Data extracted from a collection
* * * *

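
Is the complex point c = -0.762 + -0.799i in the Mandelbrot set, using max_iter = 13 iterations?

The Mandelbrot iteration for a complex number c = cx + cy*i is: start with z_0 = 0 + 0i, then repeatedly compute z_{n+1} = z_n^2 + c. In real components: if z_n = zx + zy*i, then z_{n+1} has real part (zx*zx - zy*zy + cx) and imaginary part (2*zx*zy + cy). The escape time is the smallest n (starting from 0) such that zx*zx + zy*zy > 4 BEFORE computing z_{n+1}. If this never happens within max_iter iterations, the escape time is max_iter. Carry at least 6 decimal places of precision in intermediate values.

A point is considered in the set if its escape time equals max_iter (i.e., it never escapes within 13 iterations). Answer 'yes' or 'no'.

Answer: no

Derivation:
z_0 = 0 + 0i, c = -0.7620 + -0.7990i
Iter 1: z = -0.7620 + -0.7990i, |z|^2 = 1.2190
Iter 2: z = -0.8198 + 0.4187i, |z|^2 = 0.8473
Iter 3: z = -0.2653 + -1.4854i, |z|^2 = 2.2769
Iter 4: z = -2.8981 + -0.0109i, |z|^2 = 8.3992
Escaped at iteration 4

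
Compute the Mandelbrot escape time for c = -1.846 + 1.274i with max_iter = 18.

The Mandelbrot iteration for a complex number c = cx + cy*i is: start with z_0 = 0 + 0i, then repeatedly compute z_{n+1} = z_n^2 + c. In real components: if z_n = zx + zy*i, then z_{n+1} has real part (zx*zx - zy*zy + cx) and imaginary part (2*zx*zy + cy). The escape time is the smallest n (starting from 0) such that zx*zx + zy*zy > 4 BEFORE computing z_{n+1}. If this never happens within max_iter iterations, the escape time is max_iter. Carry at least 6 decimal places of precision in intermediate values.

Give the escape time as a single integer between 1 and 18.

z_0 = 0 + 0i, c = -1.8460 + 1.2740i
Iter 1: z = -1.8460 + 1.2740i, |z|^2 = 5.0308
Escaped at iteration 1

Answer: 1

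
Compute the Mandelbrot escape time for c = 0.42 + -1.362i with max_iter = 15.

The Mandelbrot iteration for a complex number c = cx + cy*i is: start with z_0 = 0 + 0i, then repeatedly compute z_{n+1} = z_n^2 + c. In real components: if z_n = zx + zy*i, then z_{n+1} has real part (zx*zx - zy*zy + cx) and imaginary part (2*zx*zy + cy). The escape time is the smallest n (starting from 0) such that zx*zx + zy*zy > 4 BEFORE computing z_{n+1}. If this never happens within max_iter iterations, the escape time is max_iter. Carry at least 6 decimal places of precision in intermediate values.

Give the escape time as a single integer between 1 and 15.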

* * * *

**Problem description**
Transcribe the data in full, keeping every character.

**Output for this exercise**
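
Is the complex point c = -0.762 + -0.799i in the Mandelbrot set, using max_iter = 13 iterations?

The Mandelbrot iteration for a complex number c = cx + cy*i is: start with z_0 = 0 + 0i, then repeatedly compute z_{n+1} = z_n^2 + c. In real components: if z_n = zx + zy*i, then z_{n+1} has real part (zx*zx - zy*zy + cx) and imaginary part (2*zx*zy + cy). The escape time is the smallest n (starting from 0) such that zx*zx + zy*zy > 4 BEFORE computing z_{n+1}. If this never happens within max_iter iterations, the escape time is max_iter. Carry at least 6 decimal places of precision in intermediate values.

A point is considered in the set if its escape time equals max_iter (i.e., it never escapes within 13 iterations). Answer 'yes' or 'no'.

Answer: no

Derivation:
z_0 = 0 + 0i, c = -0.7620 + -0.7990i
Iter 1: z = -0.7620 + -0.7990i, |z|^2 = 1.2190
Iter 2: z = -0.8198 + 0.4187i, |z|^2 = 0.8473
Iter 3: z = -0.2653 + -1.4854i, |z|^2 = 2.2769
Iter 4: z = -2.8981 + -0.0109i, |z|^2 = 8.3992
Escaped at iteration 4

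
Compute the Mandelbrot escape time for c = -1.846 + 1.274i with max_iter = 18.

The Mandelbrot iteration for a complex number c = cx + cy*i is: start with z_0 = 0 + 0i, then repeatedly compute z_{n+1} = z_n^2 + c. In real components: if z_n = zx + zy*i, then z_{n+1} has real part (zx*zx - zy*zy + cx) and imaginary part (2*zx*zy + cy). The escape time is the smallest n (starting from 0) such that zx*zx + zy*zy > 4 BEFORE computing z_{n+1}. If this never happens within max_iter iterations, the escape time is max_iter. Carry at least 6 decimal places of precision in intermediate values.

Give the escape time as a single integer between 1 and 18.

z_0 = 0 + 0i, c = -1.8460 + 1.2740i
Iter 1: z = -1.8460 + 1.2740i, |z|^2 = 5.0308
Escaped at iteration 1

Answer: 1

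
Compute the Mandelbrot escape time for c = 0.42 + -1.362i with max_iter = 15.

The Mandelbrot iteration for a complex number c = cx + cy*i is: start with z_0 = 0 + 0i, then repeatedly compute z_{n+1} = z_n^2 + c. In real components: if z_n = zx + zy*i, then z_{n+1} has real part (zx*zx - zy*zy + cx) and imaginary part (2*zx*zy + cy). The escape time is the smallest n (starting from 0) such that zx*zx + zy*zy > 4 BEFORE computing z_{n+1}. If this never happens within max_iter iterations, the escape time is max_iter. Carry at least 6 decimal places of precision in intermediate values.

Give the escape time as a single integer between 1 and 15.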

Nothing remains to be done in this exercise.